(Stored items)

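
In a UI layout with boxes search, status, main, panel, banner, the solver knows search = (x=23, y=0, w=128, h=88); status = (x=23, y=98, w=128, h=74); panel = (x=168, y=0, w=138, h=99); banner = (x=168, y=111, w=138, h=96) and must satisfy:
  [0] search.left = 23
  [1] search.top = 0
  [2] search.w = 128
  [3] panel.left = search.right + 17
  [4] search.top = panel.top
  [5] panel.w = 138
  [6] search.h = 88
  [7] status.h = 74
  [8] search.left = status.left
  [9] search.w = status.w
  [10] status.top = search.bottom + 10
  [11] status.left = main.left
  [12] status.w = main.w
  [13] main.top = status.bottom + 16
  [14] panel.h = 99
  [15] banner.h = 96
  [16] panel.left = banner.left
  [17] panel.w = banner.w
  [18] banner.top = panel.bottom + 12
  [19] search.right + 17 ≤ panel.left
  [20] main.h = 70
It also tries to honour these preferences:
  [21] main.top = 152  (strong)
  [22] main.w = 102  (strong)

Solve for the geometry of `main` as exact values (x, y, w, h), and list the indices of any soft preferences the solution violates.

main = (x=23, y=188, w=128, h=70)
violated soft preferences: 21, 22

1. main.x = 23  [status.left = main.left]
2. main.w = 128  [status.w = main.w]
3. main.y = 188  [main.top = status.bottom + 16]
4. main.h = 70  [main.h = 70]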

Task: Exact retyping is required: the line with "[3] panel.left = search.right + 17" through the end of the data, both ends included, and no other line.

Solution for this task:
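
  [3] panel.left = search.right + 17
  [4] search.top = panel.top
  [5] panel.w = 138
  [6] search.h = 88
  [7] status.h = 74
  [8] search.left = status.left
  [9] search.w = status.w
  [10] status.top = search.bottom + 10
  [11] status.left = main.left
  [12] status.w = main.w
  [13] main.top = status.bottom + 16
  [14] panel.h = 99
  [15] banner.h = 96
  [16] panel.left = banner.left
  [17] panel.w = banner.w
  [18] banner.top = panel.bottom + 12
  [19] search.right + 17 ≤ panel.left
  [20] main.h = 70
It also tries to honour these preferences:
  [21] main.top = 152  (strong)
  [22] main.w = 102  (strong)

Solve for the geometry of `main` as exact values (x, y, w, h), and list the indices of any soft preferences the solution violates.

main = (x=23, y=188, w=128, h=70)
violated soft preferences: 21, 22

1. main.x = 23  [status.left = main.left]
2. main.w = 128  [status.w = main.w]
3. main.y = 188  [main.top = status.bottom + 16]
4. main.h = 70  [main.h = 70]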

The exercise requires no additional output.